DATA FOR ANALYSIS below:

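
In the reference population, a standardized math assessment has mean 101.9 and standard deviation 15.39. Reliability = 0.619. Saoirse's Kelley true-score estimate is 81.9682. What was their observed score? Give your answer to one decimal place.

T̂ = ρX + (1 − ρ)μ  ⇒  X = (T̂ − (1 − ρ)μ) / ρ
X = (81.9682 − 0.381 × 101.9) / 0.619 = (81.9682 − 38.8239) / 0.619 = 43.1443 / 0.619 = 69.700

69.7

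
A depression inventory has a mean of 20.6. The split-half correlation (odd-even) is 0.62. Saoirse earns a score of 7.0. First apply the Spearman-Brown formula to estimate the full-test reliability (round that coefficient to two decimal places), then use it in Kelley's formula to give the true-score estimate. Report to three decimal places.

10.128

Spearman-Brown: ρ = 2r/(1 + r) = 2(0.62)/(1 + 0.62) = 1.240/1.62 = 0.7654 → 0.77
T̂ = ρX + (1 − ρ)μ
  = 0.77 × 7.0 + 0.23 × 20.6
  = 5.390 + 4.738
  = 10.1280
  ≈ 10.128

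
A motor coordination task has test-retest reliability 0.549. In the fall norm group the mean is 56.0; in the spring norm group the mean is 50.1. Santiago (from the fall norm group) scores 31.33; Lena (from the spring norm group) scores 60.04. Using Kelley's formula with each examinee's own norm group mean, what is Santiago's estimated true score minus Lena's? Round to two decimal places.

T̂_Santiago = 0.549(31.33) + 0.451(56.0) = 42.4562
T̂_Lena = 0.549(60.04) + 0.451(50.1) = 55.5571
Difference = 42.4562 − 55.5571 = -13.1009

-13.10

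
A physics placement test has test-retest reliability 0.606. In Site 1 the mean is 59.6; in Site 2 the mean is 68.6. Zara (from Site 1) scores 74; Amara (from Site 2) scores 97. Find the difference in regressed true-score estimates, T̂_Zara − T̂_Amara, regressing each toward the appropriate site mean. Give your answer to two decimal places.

T̂_Zara = 0.606(74) + 0.394(59.6) = 68.3264
T̂_Amara = 0.606(97) + 0.394(68.6) = 85.8104
Difference = 68.3264 − 85.8104 = -17.4840

-17.48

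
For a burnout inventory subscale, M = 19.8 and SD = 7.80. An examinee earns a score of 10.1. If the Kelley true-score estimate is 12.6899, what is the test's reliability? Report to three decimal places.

0.733

T̂ = ρX + (1 − ρ)μ  ⇒  T̂ − μ = ρ(X − μ)
ρ = (T̂ − μ)/(X − μ) = (12.6899 − 19.8) / (10.1 − 19.8) = -7.1101 / -9.7 = 0.73300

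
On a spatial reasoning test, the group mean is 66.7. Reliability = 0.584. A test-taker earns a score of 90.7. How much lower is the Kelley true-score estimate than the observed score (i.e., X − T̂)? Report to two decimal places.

T̂ = 0.584(90.7) + 0.416(66.7) = 52.9688 + 27.7472 = 80.7160 → 80.716
X − T̂ = 90.7 − 80.716 = 9.984 → 9.98

9.98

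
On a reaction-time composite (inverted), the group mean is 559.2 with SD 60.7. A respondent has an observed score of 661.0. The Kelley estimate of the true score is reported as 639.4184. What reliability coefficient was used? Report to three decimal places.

T̂ = ρX + (1 − ρ)μ  ⇒  T̂ − μ = ρ(X − μ)
ρ = (T̂ − μ)/(X − μ) = (639.4184 − 559.2) / (661.0 − 559.2) = 80.2184 / 101.8 = 0.78800

0.788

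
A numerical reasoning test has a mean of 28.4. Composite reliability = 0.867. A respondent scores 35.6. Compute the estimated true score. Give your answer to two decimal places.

T̂ = ρX + (1 − ρ)μ
  = 0.867 × 35.6 + 0.133 × 28.4
  = 30.8652 + 3.7772
  = 34.642
  ≈ 34.64

34.64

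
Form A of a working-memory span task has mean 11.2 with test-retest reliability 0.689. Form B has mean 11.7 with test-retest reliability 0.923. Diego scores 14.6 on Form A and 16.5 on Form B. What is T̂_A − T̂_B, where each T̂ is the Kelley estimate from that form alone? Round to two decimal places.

-2.59

T̂_A = 0.689(14.6) + 0.311(11.2) = 13.5426
T̂_B = 0.923(16.5) + 0.077(11.7) = 16.1304
T̂_A − T̂_B = -2.5878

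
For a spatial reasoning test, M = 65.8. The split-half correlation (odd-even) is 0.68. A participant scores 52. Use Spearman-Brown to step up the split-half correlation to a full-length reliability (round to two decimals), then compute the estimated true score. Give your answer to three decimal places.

54.622

Spearman-Brown: ρ = 2r/(1 + r) = 2(0.68)/(1 + 0.68) = 1.360/1.68 = 0.8095 → 0.81
Weight the observed score by reliability and the mean by (1 − reliability): T̂ = 0.81·52 + 0.19·65.8 = 42.12 + 12.502 = 54.6220.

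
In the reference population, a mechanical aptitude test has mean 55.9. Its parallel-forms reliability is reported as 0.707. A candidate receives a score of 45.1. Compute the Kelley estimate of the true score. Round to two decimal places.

48.26

T̂ = 0.707(45.1) + 0.293(55.9) = 31.8857 + 16.3787 = 48.264 → 48.26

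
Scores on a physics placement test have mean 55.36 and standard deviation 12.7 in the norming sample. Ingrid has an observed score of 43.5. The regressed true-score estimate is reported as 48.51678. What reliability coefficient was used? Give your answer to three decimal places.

0.577

T̂ = ρX + (1 − ρ)μ  ⇒  T̂ − μ = ρ(X − μ)
ρ = (T̂ − μ)/(X − μ) = (48.51678 − 55.36) / (43.5 − 55.36) = -6.84322 / -11.86 = 0.57700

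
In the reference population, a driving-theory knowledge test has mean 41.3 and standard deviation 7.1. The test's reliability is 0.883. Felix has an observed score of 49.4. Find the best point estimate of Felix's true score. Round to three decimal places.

48.452

T̂ = ρX + (1 − ρ)μ
  = 0.883 × 49.4 + 0.117 × 41.3
  = 43.6202 + 4.8321
  = 48.4523
  ≈ 48.452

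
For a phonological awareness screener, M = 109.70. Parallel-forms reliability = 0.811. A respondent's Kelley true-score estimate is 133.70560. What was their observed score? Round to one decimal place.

139.3

T̂ = ρX + (1 − ρ)μ  ⇒  X = (T̂ − (1 − ρ)μ) / ρ
X = (133.70560 − 0.189 × 109.70) / 0.811 = (133.70560 − 20.73330) / 0.811 = 112.97230 / 0.811 = 139.300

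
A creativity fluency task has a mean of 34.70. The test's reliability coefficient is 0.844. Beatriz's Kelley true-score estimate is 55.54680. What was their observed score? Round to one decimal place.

59.4

T̂ = ρX + (1 − ρ)μ  ⇒  X = (T̂ − (1 − ρ)μ) / ρ
X = (55.54680 − 0.156 × 34.70) / 0.844 = (55.54680 − 5.41320) / 0.844 = 50.13360 / 0.844 = 59.400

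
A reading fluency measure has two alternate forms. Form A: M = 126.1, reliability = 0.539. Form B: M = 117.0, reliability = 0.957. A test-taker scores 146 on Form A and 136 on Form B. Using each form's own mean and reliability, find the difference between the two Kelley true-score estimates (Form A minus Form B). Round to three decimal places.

T̂_A = 0.539(146) + 0.461(126.1) = 136.82610
T̂_B = 0.957(136) + 0.043(117.0) = 135.18300
T̂_A − T̂_B = 1.64310

1.643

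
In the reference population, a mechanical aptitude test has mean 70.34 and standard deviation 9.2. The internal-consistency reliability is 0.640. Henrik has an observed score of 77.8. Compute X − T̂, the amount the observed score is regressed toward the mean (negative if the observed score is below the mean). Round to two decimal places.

T̂ = ρX + (1 − ρ)μ
  = 0.640 × 77.8 + 0.360 × 70.34
  = 49.7920 + 25.32240
  = 75.1144
  ≈ 75.114
X − T̂ = 77.8 − 75.114 = 2.686 → 2.69

2.69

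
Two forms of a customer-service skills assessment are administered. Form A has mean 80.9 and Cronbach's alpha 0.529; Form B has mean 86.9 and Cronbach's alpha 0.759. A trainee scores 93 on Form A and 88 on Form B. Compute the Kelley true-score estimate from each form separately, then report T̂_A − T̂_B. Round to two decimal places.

-0.43

T̂_A = 0.529(93) + 0.471(80.9) = 87.3009
T̂_B = 0.759(88) + 0.241(86.9) = 87.7349
T̂_A − T̂_B = -0.4340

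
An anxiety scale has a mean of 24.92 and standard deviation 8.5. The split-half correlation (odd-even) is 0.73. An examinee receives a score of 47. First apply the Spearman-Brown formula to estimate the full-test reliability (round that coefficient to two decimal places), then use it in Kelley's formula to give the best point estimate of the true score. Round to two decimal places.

Spearman-Brown: ρ = 2r/(1 + r) = 2(0.73)/(1 + 0.73) = 1.460/1.73 = 0.8439 → 0.84
T̂ = 0.84(47) + 0.16(24.92) = 39.48 + 3.9872 = 43.467 → 43.47

43.47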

End of DATA FOR ANALYSIS.

> EXERCISE DESCRIPTION
Give back, unchanged, every line from the one with "A reading fluency" to the end of the entries above.

> SOLUTION TO THIS EXERCISE
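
A reading fluency measure has two alternate forms. Form A: M = 126.1, reliability = 0.539. Form B: M = 117.0, reliability = 0.957. A test-taker scores 146 on Form A and 136 on Form B. Using each form's own mean and reliability, find the difference between the two Kelley true-score estimates (Form A minus Form B). Round to three decimal places.

T̂_A = 0.539(146) + 0.461(126.1) = 136.82610
T̂_B = 0.957(136) + 0.043(117.0) = 135.18300
T̂_A − T̂_B = 1.64310

1.643

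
In the reference population, a mechanical aptitude test has mean 70.34 and standard deviation 9.2. The internal-consistency reliability is 0.640. Henrik has an observed score of 77.8. Compute X − T̂, the amount the observed score is regressed toward the mean (negative if the observed score is below the mean). Round to two decimal places.

T̂ = ρX + (1 − ρ)μ
  = 0.640 × 77.8 + 0.360 × 70.34
  = 49.7920 + 25.32240
  = 75.1144
  ≈ 75.114
X − T̂ = 77.8 − 75.114 = 2.686 → 2.69

2.69

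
Two forms of a customer-service skills assessment are administered. Form A has mean 80.9 and Cronbach's alpha 0.529; Form B has mean 86.9 and Cronbach's alpha 0.759. A trainee scores 93 on Form A and 88 on Form B. Compute the Kelley true-score estimate from each form separately, then report T̂_A − T̂_B. Round to two decimal places.

-0.43

T̂_A = 0.529(93) + 0.471(80.9) = 87.3009
T̂_B = 0.759(88) + 0.241(86.9) = 87.7349
T̂_A − T̂_B = -0.4340

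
An anxiety scale has a mean of 24.92 and standard deviation 8.5. The split-half correlation (odd-even) is 0.73. An examinee receives a score of 47. First apply the Spearman-Brown formula to estimate the full-test reliability (round that coefficient to two decimal places), then use it in Kelley's formula to give the best point estimate of the true score. Round to two decimal places.

Spearman-Brown: ρ = 2r/(1 + r) = 2(0.73)/(1 + 0.73) = 1.460/1.73 = 0.8439 → 0.84
T̂ = 0.84(47) + 0.16(24.92) = 39.48 + 3.9872 = 43.467 → 43.47

43.47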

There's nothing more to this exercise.